Exercise aim: The reply should contain each record below, returned exactly as given.

Start of Provided records

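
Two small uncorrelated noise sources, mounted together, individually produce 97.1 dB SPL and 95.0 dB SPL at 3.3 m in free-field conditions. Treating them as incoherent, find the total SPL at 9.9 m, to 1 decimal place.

89.6 dB SPL

Combined at 3.3 m: 10·log₁₀(10^(97.1/10)+10^(95.0/10)) = 99.19 dB SPL.
Then apply −20·log₁₀(9.9/3.3) = -9.54 dB → 89.6 dB SPL.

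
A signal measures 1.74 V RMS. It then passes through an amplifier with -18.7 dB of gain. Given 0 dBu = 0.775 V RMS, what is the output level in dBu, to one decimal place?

-11.7 dBu

Input level: 20·log₁₀(1.74/0.775) = 7.02 dBu.
Output: 7.02 − 18.7 = -11.7 dBu.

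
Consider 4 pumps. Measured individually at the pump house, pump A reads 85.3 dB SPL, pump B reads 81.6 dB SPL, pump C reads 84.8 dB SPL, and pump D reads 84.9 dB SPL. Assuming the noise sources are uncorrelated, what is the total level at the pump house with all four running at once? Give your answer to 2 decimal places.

90.39 dB SPL

Add the sources as powers (linear), then convert back to dB:
L_total = 10·log₁₀(10^(85.3/10) + 10^(81.6/10) + 10^(84.8/10) + 10^(84.9/10)) = 10·log₁₀(1094000000) = 90.39 dB SPL.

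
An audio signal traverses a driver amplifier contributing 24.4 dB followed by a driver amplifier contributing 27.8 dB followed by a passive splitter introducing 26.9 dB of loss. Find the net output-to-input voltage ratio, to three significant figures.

18.4

Net gain = 24.4 + 27.8 + (−26.9) = 25.3 dB.
Voltage ratio = 10^(25.3/20) = 18.4.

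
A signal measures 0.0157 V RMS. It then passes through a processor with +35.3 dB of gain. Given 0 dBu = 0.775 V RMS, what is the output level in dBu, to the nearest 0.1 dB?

+1.4 dBu

Input level: 20·log₁₀(0.0157/0.775) = -33.87 dBu.
Output: -33.87 + 35.3 = +1.4 dBu.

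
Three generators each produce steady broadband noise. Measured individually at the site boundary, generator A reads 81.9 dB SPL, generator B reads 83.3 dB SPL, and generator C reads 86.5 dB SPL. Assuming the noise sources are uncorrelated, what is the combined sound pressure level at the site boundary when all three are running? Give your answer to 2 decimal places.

89.11 dB SPL

Add the sources as powers (linear), then convert back to dB:
L_total = 10·log₁₀(10^(81.9/10) + 10^(83.3/10) + 10^(86.5/10)) = 10·log₁₀(815400000) = 89.11 dB SPL.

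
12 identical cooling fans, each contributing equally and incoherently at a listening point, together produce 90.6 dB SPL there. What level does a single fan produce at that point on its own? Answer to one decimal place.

79.8 dB SPL

12 equal incoherent sources add 10·log₁₀(12) = 10.79 dB over one source.
L_one = 90.6 − 10.79 = 79.8 dB SPL.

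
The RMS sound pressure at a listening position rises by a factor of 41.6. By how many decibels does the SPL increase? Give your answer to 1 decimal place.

Sound pressure is an amplitude quantity: ΔL = 20·log₁₀(p₂/p₁).
20·log₁₀(41.6) = 32.4 dB.

32.4 dB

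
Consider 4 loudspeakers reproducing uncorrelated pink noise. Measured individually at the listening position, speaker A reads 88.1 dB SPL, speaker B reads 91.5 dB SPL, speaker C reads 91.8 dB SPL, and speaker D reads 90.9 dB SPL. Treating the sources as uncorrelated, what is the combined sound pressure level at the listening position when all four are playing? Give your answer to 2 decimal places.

96.81 dB SPL

Incoherent sources sum as intensities:
L_total = 10·log₁₀(10^(88.1/10) + 10^(91.5/10) + 10^(91.8/10) + 10^(90.9/10)) = 10·log₁₀(4802000000) = 96.81 dB SPL.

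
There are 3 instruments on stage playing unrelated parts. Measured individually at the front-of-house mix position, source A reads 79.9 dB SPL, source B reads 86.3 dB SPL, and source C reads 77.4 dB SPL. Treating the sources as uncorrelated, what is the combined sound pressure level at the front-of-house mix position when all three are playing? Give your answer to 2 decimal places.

Add the sources as powers (linear), then convert back to dB:
L_total = 10·log₁₀(10^(79.9/10) + 10^(86.3/10) + 10^(77.4/10)) = 10·log₁₀(579300000) = 87.63 dB SPL.

87.63 dB SPL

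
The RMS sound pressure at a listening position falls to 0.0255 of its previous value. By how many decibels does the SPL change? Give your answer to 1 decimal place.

-31.9 dB

Sound pressure is an amplitude quantity: ΔL = 20·log₁₀(p₂/p₁).
20·log₁₀(0.0255) = -31.9 dB.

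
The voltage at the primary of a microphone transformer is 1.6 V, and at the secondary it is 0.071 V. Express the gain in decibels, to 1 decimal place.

-27.1 dB

Voltage ratio → dB uses the 20·log₁₀ form:
20·log₁₀(0.071/1.6) = 20·log₁₀(0.04437) = -27.1 dB.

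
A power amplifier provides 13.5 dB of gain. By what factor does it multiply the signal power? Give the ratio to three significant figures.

22.4

Power ratio = 10^(dB/10).
10^(13.5/10) = 10^(1.350) = 22.4.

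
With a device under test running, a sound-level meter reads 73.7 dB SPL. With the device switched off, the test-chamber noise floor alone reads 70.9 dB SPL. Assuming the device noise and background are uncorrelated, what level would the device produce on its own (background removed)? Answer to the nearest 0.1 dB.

Subtract intensities: L_src = 10·log₁₀(10^(L_total/10) − 10^(L_bg/10)).
L_src = 10·log₁₀(10^(73.7/10) − 10^(70.9/10)) = 10·log₁₀(11140000) = 70.5 dB SPL.

70.5 dB SPL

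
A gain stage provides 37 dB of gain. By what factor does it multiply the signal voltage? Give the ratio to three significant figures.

70.8

Voltage ratio = 10^(dB/20).
10^(37/20) = 10^(1.850) = 70.8.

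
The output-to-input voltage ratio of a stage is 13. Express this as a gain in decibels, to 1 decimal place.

22.3 dB

Voltage ratio → dB uses the 20·log₁₀ form:
20·log₁₀(13) = 22.3 dB.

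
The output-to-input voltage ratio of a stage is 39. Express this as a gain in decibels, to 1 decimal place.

31.8 dB

Voltage is an amplitude quantity, so gain = 20·log₁₀(V_out/V_in).
20·log₁₀(39) = 31.8 dB.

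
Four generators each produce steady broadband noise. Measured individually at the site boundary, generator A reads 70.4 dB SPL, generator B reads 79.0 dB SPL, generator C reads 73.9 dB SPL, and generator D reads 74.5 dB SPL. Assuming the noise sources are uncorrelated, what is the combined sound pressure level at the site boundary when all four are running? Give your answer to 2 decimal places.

Incoherent sources sum as intensities:
L_total = 10·log₁₀(10^(70.4/10) + 10^(79.0/10) + 10^(73.9/10) + 10^(74.5/10)) = 10·log₁₀(143100000) = 81.56 dB SPL.

81.56 dB SPL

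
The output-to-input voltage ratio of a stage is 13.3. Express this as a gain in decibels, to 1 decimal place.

For a voltage ratio, dB = 20·log₁₀(V₂/V₁).
20·log₁₀(13.3) = 22.5 dB.

22.5 dB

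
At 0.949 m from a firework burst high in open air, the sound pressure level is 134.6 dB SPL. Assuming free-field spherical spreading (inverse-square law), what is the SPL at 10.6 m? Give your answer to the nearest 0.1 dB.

113.6 dB SPL

For a point source in a free field, ΔL = −20·log₁₀(d₂/d₁).
ΔL = −20·log₁₀(10.6/0.949) = -20.96 dB, so L₂ = 134.6 + (-20.96) = 113.6 dB SPL.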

End of Provided records

Problem solution:
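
Two small uncorrelated noise sources, mounted together, individually produce 97.1 dB SPL and 95.0 dB SPL at 3.3 m in free-field conditions. Treating them as incoherent, find the total SPL at 9.9 m, to 1 decimal place.

89.6 dB SPL

Combined at 3.3 m: 10·log₁₀(10^(97.1/10)+10^(95.0/10)) = 99.19 dB SPL.
Then apply −20·log₁₀(9.9/3.3) = -9.54 dB → 89.6 dB SPL.

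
A signal measures 1.74 V RMS. It then passes through an amplifier with -18.7 dB of gain. Given 0 dBu = 0.775 V RMS, what is the output level in dBu, to one decimal place?

-11.7 dBu

Input level: 20·log₁₀(1.74/0.775) = 7.02 dBu.
Output: 7.02 − 18.7 = -11.7 dBu.

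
Consider 4 pumps. Measured individually at the pump house, pump A reads 85.3 dB SPL, pump B reads 81.6 dB SPL, pump C reads 84.8 dB SPL, and pump D reads 84.9 dB SPL. Assuming the noise sources are uncorrelated, what is the total level at the pump house with all four running at once? Give your answer to 2 decimal places.

90.39 dB SPL

Add the sources as powers (linear), then convert back to dB:
L_total = 10·log₁₀(10^(85.3/10) + 10^(81.6/10) + 10^(84.8/10) + 10^(84.9/10)) = 10·log₁₀(1094000000) = 90.39 dB SPL.

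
An audio signal traverses a driver amplifier contributing 24.4 dB followed by a driver amplifier contributing 27.8 dB followed by a passive splitter introducing 26.9 dB of loss. Find the net output-to-input voltage ratio, to three significant figures.

18.4

Net gain = 24.4 + 27.8 + (−26.9) = 25.3 dB.
Voltage ratio = 10^(25.3/20) = 18.4.

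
A signal measures 0.0157 V RMS. It then passes through a processor with +35.3 dB of gain. Given 0 dBu = 0.775 V RMS, what is the output level in dBu, to the nearest 0.1 dB?

+1.4 dBu

Input level: 20·log₁₀(0.0157/0.775) = -33.87 dBu.
Output: -33.87 + 35.3 = +1.4 dBu.

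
Three generators each produce steady broadband noise. Measured individually at the site boundary, generator A reads 81.9 dB SPL, generator B reads 83.3 dB SPL, and generator C reads 86.5 dB SPL. Assuming the noise sources are uncorrelated, what is the combined sound pressure level at the site boundary when all three are running? Give your answer to 2 decimal places.

89.11 dB SPL

Add the sources as powers (linear), then convert back to dB:
L_total = 10·log₁₀(10^(81.9/10) + 10^(83.3/10) + 10^(86.5/10)) = 10·log₁₀(815400000) = 89.11 dB SPL.

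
12 identical cooling fans, each contributing equally and incoherently at a listening point, together produce 90.6 dB SPL there. What level does a single fan produce at that point on its own? Answer to one decimal place.

79.8 dB SPL

12 equal incoherent sources add 10·log₁₀(12) = 10.79 dB over one source.
L_one = 90.6 − 10.79 = 79.8 dB SPL.

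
The RMS sound pressure at a listening position rises by a factor of 41.6. By how many decibels does the SPL increase? Give your answer to 1 decimal place.

Sound pressure is an amplitude quantity: ΔL = 20·log₁₀(p₂/p₁).
20·log₁₀(41.6) = 32.4 dB.

32.4 dB

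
Consider 4 loudspeakers reproducing uncorrelated pink noise. Measured individually at the listening position, speaker A reads 88.1 dB SPL, speaker B reads 91.5 dB SPL, speaker C reads 91.8 dB SPL, and speaker D reads 90.9 dB SPL. Treating the sources as uncorrelated, what is the combined sound pressure level at the listening position when all four are playing? Give your answer to 2 decimal places.

96.81 dB SPL

Incoherent sources sum as intensities:
L_total = 10·log₁₀(10^(88.1/10) + 10^(91.5/10) + 10^(91.8/10) + 10^(90.9/10)) = 10·log₁₀(4802000000) = 96.81 dB SPL.

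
There are 3 instruments on stage playing unrelated parts. Measured individually at the front-of-house mix position, source A reads 79.9 dB SPL, source B reads 86.3 dB SPL, and source C reads 77.4 dB SPL. Treating the sources as uncorrelated, what is the combined sound pressure level at the front-of-house mix position when all three are playing? Give your answer to 2 decimal places.

Add the sources as powers (linear), then convert back to dB:
L_total = 10·log₁₀(10^(79.9/10) + 10^(86.3/10) + 10^(77.4/10)) = 10·log₁₀(579300000) = 87.63 dB SPL.

87.63 dB SPL

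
The RMS sound pressure at a listening position falls to 0.0255 of its previous value. By how many decibels does the SPL change? Give your answer to 1 decimal place.

-31.9 dB

Sound pressure is an amplitude quantity: ΔL = 20·log₁₀(p₂/p₁).
20·log₁₀(0.0255) = -31.9 dB.

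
The voltage at the primary of a microphone transformer is 1.6 V, and at the secondary it is 0.071 V. Express the gain in decibels, to 1 decimal place.

-27.1 dB

Voltage ratio → dB uses the 20·log₁₀ form:
20·log₁₀(0.071/1.6) = 20·log₁₀(0.04437) = -27.1 dB.

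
A power amplifier provides 13.5 dB of gain. By what factor does it multiply the signal power? Give the ratio to three significant figures.

22.4

Power ratio = 10^(dB/10).
10^(13.5/10) = 10^(1.350) = 22.4.

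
With a device under test running, a sound-level meter reads 73.7 dB SPL. With the device switched off, the test-chamber noise floor alone reads 70.9 dB SPL. Assuming the device noise and background are uncorrelated, what level would the device produce on its own (background removed)? Answer to the nearest 0.1 dB.

Subtract intensities: L_src = 10·log₁₀(10^(L_total/10) − 10^(L_bg/10)).
L_src = 10·log₁₀(10^(73.7/10) − 10^(70.9/10)) = 10·log₁₀(11140000) = 70.5 dB SPL.

70.5 dB SPL

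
A gain stage provides 37 dB of gain. By what factor does it multiply the signal voltage? Give the ratio to three significant figures.

70.8

Voltage ratio = 10^(dB/20).
10^(37/20) = 10^(1.850) = 70.8.

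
The output-to-input voltage ratio of a stage is 13. Express this as a gain in decibels, to 1 decimal place.

22.3 dB

Voltage ratio → dB uses the 20·log₁₀ form:
20·log₁₀(13) = 22.3 dB.

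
The output-to-input voltage ratio of a stage is 39. Express this as a gain in decibels, to 1 decimal place.

31.8 dB

Voltage is an amplitude quantity, so gain = 20·log₁₀(V_out/V_in).
20·log₁₀(39) = 31.8 dB.

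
Four generators each produce steady broadband noise. Measured individually at the site boundary, generator A reads 70.4 dB SPL, generator B reads 79.0 dB SPL, generator C reads 73.9 dB SPL, and generator D reads 74.5 dB SPL. Assuming the noise sources are uncorrelated, what is the combined sound pressure level at the site boundary when all four are running? Give your answer to 2 decimal places.

Incoherent sources sum as intensities:
L_total = 10·log₁₀(10^(70.4/10) + 10^(79.0/10) + 10^(73.9/10) + 10^(74.5/10)) = 10·log₁₀(143100000) = 81.56 dB SPL.

81.56 dB SPL

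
The output-to-input voltage ratio of a stage is 13.3. Express this as a gain in decibels, to 1 decimal place.

For a voltage ratio, dB = 20·log₁₀(V₂/V₁).
20·log₁₀(13.3) = 22.5 dB.

22.5 dB

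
At 0.949 m from a firework burst high in open air, the sound pressure level is 134.6 dB SPL. Assuming free-field spherical spreading (inverse-square law), what is the SPL at 10.6 m? Give your answer to the nearest 0.1 dB.

113.6 dB SPL

For a point source in a free field, ΔL = −20·log₁₀(d₂/d₁).
ΔL = −20·log₁₀(10.6/0.949) = -20.96 dB, so L₂ = 134.6 + (-20.96) = 113.6 dB SPL.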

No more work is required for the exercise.